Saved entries
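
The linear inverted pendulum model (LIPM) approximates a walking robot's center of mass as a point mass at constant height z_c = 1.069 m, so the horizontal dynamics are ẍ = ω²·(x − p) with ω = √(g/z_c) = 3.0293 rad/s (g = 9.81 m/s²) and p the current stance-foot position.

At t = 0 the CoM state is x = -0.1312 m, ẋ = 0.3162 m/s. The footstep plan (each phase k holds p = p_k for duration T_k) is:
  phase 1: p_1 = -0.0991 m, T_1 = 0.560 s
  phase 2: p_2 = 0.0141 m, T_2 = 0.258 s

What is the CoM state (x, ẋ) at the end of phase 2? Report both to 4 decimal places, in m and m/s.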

What you are asked to do | All lines above should be output verbatim.

Exercise solution |
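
The linear inverted pendulum model (LIPM) approximates a walking robot's center of mass as a point mass at constant height z_c = 1.069 m, so the horizontal dynamics are ẍ = ω²·(x − p) with ω = √(g/z_c) = 3.0293 rad/s (g = 9.81 m/s²) and p the current stance-foot position.

At t = 0 the CoM state is x = -0.1312 m, ẋ = 0.3162 m/s. The footstep plan (each phase k holds p = p_k for duration T_k) is:
  phase 1: p_1 = -0.0991 m, T_1 = 0.560 s
  phase 2: p_2 = 0.0141 m, T_2 = 0.258 s

What is the CoM state (x, ẋ) at the end of phase 2? Report both to 4 decimal places, in m and m/s.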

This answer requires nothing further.